= TRY IT =
Only the lines holding "Find" are wanted here; copy each from the listing.

= INFORMATION SUPPLIED =
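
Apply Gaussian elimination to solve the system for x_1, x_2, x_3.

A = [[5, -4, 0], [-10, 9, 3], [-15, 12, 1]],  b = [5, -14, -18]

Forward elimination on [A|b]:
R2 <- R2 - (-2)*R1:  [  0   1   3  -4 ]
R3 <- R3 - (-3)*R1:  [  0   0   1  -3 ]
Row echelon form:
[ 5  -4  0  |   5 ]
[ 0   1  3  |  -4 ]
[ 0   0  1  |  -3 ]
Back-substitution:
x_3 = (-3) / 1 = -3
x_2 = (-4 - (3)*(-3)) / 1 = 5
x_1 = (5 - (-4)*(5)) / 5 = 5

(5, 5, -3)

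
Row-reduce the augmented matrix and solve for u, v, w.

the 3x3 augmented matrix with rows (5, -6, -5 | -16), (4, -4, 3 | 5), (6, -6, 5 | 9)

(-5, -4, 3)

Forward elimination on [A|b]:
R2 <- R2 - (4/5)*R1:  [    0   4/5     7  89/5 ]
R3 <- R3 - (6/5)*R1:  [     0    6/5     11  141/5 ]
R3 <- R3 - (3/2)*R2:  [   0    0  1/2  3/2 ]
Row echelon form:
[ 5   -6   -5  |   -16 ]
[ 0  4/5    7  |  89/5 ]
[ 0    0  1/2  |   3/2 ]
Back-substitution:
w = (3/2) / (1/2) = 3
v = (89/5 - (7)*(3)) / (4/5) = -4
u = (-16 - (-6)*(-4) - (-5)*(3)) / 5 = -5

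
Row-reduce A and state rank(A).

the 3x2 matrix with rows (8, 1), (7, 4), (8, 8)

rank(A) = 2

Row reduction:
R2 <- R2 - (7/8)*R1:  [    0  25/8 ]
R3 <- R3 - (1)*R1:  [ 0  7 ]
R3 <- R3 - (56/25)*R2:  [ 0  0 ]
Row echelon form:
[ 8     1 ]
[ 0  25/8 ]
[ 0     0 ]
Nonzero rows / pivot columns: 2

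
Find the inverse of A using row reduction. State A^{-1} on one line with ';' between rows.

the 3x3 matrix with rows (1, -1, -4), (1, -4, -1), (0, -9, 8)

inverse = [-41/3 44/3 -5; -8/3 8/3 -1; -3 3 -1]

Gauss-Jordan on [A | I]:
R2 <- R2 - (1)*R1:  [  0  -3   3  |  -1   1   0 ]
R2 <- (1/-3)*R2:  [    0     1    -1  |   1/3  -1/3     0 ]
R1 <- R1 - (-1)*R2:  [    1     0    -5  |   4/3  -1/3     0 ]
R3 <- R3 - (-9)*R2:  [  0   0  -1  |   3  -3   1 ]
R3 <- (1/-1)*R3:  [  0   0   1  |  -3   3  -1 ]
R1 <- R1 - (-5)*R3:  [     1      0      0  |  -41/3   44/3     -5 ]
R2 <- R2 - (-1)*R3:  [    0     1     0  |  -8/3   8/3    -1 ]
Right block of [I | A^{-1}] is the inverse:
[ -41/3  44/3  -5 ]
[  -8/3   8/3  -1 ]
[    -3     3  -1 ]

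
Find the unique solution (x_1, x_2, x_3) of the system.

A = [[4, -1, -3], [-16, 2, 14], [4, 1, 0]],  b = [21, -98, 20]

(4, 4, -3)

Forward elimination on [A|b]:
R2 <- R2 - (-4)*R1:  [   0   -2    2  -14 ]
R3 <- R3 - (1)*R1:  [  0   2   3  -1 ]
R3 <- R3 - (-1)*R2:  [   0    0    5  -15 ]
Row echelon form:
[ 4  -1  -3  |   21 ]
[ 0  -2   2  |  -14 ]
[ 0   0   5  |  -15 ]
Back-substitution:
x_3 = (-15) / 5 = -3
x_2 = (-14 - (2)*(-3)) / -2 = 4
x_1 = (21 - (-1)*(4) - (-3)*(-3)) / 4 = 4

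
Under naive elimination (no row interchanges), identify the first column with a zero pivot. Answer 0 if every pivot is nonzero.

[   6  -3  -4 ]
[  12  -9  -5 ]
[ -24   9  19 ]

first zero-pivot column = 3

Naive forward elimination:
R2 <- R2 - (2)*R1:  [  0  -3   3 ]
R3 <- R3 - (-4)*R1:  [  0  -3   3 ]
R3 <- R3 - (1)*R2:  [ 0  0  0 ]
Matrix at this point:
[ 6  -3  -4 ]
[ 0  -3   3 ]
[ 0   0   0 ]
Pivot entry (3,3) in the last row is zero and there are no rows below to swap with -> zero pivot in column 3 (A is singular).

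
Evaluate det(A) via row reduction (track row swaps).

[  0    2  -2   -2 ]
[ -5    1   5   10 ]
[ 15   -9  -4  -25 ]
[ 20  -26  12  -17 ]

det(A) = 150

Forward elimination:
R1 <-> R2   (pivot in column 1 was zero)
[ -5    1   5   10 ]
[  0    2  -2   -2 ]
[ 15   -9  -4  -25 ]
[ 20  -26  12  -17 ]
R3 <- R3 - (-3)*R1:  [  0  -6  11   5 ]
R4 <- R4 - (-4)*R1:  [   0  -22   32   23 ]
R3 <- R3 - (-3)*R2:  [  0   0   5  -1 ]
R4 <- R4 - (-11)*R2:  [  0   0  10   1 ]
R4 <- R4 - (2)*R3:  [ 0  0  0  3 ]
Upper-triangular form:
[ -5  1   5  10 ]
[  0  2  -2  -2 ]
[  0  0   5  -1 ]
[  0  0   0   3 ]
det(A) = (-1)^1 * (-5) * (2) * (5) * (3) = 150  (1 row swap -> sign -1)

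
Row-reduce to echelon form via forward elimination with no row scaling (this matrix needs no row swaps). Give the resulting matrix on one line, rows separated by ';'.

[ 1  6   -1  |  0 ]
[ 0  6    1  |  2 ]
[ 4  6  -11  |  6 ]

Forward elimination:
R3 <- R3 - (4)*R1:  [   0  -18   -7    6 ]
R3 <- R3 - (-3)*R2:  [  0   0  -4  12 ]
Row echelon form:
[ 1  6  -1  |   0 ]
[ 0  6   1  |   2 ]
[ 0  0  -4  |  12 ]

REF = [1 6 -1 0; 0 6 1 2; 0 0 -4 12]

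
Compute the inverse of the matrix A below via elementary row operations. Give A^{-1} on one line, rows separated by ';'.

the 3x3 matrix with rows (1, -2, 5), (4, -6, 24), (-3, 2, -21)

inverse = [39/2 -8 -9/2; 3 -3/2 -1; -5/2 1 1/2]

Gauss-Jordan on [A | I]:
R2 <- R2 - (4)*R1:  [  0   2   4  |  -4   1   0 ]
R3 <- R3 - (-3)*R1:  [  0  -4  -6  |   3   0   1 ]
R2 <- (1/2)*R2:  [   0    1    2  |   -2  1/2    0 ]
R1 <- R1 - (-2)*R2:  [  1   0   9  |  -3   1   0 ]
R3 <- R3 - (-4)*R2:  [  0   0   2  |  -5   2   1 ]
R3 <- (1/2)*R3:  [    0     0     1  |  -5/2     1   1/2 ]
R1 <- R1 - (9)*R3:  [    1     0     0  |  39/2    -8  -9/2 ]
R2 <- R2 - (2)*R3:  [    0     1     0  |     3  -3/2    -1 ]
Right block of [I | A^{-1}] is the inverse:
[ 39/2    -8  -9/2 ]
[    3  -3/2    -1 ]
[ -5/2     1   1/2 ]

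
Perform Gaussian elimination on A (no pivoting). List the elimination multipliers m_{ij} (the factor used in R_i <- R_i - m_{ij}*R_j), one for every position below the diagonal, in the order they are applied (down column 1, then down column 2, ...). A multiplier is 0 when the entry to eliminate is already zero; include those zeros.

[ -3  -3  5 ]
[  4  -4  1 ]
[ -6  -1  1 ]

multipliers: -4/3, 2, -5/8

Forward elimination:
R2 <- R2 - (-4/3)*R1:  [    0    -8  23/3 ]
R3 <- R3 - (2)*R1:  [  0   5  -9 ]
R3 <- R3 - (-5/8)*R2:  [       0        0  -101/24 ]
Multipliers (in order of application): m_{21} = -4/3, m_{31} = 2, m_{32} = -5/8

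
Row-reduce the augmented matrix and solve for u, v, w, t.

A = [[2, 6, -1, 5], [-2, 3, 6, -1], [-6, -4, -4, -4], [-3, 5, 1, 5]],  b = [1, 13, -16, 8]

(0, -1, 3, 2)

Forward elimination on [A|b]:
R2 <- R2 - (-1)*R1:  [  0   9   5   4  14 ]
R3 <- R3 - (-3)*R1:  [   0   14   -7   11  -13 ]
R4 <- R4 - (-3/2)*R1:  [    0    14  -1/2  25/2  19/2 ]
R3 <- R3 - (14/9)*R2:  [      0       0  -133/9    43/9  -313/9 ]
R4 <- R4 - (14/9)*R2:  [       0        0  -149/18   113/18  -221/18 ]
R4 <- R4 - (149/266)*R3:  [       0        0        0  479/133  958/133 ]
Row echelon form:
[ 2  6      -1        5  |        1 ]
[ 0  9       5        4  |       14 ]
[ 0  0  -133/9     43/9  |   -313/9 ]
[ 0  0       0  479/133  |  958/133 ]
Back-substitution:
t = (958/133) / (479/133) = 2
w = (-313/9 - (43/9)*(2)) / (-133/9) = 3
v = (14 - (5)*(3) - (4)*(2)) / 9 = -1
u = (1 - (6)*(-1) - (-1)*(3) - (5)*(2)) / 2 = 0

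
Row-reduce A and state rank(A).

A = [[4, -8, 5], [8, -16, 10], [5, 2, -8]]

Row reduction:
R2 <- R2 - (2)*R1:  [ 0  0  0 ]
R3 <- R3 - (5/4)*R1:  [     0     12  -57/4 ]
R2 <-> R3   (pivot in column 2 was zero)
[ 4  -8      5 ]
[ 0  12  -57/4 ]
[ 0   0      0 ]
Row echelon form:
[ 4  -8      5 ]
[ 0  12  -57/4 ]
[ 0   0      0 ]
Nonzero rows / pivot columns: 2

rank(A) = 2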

...

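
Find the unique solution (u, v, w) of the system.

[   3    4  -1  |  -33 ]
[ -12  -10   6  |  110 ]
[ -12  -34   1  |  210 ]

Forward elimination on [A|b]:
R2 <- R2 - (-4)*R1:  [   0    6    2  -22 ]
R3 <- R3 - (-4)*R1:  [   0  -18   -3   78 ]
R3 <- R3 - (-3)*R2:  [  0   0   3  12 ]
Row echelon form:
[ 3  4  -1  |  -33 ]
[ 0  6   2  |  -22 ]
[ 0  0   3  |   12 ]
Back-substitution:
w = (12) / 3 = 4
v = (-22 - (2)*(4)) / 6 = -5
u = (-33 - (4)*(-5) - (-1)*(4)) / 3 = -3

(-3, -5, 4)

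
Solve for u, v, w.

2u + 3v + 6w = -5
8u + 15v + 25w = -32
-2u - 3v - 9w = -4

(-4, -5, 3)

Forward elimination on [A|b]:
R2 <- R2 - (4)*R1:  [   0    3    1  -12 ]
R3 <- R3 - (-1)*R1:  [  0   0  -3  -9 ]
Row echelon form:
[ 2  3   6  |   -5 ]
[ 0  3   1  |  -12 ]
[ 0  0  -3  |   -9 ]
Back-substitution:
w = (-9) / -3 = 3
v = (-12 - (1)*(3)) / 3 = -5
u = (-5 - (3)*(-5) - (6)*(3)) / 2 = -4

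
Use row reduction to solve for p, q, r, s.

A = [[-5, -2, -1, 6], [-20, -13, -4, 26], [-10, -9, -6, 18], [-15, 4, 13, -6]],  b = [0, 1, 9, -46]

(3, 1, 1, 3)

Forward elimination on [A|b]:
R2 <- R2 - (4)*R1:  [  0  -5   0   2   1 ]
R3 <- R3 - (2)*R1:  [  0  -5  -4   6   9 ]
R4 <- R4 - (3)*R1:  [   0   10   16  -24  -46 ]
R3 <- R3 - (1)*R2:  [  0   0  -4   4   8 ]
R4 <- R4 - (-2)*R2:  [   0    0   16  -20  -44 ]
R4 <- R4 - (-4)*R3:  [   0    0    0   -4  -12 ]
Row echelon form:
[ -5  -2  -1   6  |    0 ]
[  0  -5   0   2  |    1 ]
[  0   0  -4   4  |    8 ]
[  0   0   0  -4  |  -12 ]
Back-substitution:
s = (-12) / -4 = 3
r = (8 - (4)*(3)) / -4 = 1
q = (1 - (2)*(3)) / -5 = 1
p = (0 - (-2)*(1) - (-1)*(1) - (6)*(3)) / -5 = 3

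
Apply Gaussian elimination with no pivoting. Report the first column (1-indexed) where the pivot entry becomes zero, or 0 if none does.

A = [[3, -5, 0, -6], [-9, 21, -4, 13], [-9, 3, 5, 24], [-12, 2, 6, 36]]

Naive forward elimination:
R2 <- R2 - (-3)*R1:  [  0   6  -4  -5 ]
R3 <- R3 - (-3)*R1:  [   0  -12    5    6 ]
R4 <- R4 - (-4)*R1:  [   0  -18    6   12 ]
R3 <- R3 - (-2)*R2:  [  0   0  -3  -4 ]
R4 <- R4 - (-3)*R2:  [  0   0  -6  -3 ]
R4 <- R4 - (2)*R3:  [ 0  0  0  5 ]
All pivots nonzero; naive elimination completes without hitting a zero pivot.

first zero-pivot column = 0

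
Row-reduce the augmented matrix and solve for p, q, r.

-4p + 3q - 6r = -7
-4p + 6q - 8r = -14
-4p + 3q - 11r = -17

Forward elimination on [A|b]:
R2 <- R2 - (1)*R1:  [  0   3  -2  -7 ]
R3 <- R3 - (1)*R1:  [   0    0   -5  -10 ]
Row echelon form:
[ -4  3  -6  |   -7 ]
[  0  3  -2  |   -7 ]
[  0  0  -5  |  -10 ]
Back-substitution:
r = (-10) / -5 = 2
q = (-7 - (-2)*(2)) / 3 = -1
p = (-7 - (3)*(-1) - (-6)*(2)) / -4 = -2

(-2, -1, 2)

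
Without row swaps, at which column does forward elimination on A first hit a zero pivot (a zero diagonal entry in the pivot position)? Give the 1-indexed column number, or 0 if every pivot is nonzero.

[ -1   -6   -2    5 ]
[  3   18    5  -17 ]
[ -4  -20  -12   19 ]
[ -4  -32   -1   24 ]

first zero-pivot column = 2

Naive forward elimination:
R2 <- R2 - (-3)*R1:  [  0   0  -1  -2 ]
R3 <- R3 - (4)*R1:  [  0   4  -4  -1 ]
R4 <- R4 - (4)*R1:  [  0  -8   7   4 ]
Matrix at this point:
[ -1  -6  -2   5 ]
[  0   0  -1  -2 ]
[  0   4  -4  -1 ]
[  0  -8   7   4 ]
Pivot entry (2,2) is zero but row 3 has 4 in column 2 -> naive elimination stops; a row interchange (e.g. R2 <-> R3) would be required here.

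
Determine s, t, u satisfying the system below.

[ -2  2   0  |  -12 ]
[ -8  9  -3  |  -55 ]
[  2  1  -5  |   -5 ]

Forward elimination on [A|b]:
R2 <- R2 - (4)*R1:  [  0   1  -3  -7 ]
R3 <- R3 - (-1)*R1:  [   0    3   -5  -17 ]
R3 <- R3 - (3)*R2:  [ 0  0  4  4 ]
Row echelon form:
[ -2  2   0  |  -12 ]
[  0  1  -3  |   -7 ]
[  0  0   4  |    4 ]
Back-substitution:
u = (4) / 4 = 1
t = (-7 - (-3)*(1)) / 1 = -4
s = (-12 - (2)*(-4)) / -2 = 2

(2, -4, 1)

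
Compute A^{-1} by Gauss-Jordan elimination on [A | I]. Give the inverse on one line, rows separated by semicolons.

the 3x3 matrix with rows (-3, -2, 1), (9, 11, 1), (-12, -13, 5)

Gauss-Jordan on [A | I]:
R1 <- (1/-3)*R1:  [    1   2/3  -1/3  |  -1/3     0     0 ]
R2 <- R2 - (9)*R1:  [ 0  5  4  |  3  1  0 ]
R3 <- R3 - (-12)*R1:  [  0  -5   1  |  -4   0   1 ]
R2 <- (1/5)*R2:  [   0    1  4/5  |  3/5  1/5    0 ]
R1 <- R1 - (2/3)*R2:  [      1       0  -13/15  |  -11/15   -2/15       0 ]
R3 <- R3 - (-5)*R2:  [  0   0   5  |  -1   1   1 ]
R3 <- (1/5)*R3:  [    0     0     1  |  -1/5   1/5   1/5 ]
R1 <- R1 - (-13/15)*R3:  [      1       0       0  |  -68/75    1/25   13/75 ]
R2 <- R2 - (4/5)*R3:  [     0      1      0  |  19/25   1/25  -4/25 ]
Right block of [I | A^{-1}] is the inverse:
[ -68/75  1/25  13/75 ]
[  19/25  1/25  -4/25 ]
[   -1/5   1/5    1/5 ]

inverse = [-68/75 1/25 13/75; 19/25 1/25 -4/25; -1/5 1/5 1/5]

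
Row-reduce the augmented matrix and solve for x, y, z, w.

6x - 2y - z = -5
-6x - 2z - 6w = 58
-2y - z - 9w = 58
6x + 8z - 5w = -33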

---

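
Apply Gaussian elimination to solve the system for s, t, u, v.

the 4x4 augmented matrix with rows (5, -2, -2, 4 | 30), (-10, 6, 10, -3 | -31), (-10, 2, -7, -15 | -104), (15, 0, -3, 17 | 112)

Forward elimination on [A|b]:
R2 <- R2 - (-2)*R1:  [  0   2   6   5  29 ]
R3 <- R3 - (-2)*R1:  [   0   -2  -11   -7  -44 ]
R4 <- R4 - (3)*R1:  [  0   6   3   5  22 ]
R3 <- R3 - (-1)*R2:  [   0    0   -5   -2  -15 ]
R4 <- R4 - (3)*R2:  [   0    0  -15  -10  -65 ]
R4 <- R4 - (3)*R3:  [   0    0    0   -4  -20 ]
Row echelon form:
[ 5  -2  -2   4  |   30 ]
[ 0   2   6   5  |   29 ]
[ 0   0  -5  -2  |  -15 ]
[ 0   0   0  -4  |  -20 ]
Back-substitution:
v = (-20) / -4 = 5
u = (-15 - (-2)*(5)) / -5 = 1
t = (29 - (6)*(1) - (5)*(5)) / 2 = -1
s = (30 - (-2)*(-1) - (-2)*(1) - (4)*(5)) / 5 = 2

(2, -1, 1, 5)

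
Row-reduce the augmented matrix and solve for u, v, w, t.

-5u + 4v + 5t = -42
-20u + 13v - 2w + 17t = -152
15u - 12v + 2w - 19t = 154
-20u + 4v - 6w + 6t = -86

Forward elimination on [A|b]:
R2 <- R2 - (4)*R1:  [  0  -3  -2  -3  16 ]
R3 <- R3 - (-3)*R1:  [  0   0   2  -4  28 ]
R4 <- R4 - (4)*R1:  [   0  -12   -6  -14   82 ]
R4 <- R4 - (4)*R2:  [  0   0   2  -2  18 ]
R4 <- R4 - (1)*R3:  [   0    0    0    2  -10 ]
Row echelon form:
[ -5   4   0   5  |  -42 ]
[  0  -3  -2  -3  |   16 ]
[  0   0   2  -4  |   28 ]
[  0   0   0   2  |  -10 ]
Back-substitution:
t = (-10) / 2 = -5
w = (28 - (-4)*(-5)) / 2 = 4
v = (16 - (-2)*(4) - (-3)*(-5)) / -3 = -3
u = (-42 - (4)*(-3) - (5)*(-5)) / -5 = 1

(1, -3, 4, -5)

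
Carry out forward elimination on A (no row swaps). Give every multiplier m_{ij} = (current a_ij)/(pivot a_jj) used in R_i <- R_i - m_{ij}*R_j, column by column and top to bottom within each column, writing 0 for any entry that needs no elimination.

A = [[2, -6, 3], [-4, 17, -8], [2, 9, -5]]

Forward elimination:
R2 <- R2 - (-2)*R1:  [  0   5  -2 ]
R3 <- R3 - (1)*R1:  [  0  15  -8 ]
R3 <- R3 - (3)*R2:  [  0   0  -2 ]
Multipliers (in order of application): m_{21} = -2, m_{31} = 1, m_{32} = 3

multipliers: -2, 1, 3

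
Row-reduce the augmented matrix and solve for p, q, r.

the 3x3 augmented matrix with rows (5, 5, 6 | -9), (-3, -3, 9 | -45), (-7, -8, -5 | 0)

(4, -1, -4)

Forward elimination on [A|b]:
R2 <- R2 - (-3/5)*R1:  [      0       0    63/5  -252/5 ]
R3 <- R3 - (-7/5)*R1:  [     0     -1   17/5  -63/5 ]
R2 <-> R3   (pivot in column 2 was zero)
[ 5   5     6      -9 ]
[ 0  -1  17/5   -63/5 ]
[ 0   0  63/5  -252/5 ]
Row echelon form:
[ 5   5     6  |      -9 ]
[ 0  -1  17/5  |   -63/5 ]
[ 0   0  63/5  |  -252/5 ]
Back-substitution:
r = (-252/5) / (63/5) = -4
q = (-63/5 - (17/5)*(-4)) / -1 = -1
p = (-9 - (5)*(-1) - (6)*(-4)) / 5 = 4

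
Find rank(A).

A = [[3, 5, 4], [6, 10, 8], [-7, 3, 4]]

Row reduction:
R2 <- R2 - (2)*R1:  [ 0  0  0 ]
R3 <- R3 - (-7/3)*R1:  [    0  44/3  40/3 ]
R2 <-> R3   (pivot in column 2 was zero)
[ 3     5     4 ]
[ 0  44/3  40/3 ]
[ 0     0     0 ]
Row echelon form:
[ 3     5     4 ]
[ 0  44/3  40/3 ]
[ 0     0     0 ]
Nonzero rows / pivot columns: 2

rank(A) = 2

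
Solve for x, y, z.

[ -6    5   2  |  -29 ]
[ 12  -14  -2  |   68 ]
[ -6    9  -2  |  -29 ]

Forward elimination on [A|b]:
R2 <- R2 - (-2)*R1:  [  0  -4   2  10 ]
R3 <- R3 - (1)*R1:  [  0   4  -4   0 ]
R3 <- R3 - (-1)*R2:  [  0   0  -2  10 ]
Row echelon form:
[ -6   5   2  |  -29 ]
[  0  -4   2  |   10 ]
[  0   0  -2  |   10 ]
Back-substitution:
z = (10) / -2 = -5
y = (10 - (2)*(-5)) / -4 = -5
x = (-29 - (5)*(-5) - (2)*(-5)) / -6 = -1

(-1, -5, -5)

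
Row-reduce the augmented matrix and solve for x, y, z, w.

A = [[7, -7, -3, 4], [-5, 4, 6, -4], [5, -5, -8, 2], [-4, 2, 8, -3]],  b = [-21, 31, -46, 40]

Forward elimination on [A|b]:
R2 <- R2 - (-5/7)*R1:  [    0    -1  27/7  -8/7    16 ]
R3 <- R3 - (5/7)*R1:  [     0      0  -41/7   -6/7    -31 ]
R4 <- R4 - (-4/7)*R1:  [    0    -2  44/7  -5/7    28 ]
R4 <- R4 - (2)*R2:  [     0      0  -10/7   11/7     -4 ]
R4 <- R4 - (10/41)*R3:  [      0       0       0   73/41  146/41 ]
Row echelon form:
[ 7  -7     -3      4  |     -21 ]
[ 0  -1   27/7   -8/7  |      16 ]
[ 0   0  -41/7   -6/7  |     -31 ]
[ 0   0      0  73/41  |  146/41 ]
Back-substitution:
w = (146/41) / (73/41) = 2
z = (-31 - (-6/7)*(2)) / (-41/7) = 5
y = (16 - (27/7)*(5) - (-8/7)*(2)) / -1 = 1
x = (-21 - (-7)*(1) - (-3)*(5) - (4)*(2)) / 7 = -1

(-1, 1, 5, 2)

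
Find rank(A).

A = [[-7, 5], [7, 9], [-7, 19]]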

= EXPECTED OUTPUT =
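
Find the inverse of A using row reduction. State A^{-1} on one line with ';' between rows.
Find the unique solution (x_1, x_2, x_3) of the system.
Find the unique solution (u, v, w) of the system.
Find rank(A).
Find rank(A).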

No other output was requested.